▶ _Work to be completed_: Transcribe exactly the first line of the listing below and each line that follows it, ending with the line that contains "Edges (ground →", and omit the remainder.

▶ _Material for the task_:
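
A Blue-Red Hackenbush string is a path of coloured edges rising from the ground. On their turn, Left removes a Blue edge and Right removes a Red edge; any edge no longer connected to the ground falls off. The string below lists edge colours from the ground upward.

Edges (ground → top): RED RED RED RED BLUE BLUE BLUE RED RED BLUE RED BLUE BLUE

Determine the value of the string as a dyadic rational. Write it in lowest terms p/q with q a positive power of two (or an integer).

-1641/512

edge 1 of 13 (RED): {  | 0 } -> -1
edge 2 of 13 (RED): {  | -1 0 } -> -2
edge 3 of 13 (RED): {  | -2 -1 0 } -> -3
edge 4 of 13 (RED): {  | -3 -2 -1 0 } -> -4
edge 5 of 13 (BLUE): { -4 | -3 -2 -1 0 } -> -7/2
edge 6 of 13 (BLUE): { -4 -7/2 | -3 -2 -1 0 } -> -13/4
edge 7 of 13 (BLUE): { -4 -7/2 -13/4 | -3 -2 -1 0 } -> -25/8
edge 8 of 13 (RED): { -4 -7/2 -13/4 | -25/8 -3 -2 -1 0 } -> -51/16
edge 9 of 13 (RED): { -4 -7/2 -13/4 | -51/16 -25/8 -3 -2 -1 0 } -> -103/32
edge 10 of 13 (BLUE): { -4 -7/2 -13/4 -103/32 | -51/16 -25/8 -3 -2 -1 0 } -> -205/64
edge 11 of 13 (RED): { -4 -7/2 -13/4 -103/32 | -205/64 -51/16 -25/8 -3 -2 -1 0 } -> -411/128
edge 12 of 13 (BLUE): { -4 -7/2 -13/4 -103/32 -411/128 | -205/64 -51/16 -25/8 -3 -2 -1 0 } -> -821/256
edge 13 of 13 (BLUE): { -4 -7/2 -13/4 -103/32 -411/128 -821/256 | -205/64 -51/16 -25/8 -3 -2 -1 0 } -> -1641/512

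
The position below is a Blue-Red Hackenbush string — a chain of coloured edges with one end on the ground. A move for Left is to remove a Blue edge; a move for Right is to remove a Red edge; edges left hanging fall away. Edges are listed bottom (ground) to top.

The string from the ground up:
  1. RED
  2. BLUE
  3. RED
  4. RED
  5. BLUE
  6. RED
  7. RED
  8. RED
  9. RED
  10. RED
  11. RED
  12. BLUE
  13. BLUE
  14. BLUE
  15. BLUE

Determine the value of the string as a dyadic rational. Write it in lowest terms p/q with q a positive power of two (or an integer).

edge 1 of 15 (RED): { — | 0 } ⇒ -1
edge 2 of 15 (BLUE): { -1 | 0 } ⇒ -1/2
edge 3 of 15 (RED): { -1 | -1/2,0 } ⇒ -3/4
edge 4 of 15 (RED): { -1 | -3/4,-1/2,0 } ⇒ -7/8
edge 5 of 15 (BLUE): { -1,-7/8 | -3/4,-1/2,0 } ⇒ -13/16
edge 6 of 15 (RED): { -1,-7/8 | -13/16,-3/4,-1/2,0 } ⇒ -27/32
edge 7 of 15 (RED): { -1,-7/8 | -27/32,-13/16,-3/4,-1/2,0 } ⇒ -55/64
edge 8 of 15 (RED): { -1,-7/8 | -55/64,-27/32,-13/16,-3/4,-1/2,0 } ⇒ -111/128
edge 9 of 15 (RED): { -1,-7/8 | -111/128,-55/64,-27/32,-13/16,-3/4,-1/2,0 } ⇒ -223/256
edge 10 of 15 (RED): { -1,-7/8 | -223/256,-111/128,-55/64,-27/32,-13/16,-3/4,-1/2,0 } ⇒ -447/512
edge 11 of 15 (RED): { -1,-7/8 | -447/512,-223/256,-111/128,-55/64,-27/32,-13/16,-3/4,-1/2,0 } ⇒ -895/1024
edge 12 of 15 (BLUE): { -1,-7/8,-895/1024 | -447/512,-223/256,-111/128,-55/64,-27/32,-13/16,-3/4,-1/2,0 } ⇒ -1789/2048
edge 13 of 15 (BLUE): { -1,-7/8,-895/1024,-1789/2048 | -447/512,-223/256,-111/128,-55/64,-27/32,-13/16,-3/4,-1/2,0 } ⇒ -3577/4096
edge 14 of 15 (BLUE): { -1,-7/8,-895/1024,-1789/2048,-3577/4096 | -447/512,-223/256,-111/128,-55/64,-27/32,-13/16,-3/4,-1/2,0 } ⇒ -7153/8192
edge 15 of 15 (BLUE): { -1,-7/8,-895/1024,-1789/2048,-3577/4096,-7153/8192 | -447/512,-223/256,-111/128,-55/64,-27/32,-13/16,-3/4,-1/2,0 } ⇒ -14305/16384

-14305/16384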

▶ _Reply_:
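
A Blue-Red Hackenbush string is a path of coloured edges rising from the ground. On their turn, Left removes a Blue edge and Right removes a Red edge; any edge no longer connected to the ground falls off. The string below lists edge colours from the ground upward.

Edges (ground → top): RED RED RED RED BLUE BLUE BLUE RED RED BLUE RED BLUE BLUE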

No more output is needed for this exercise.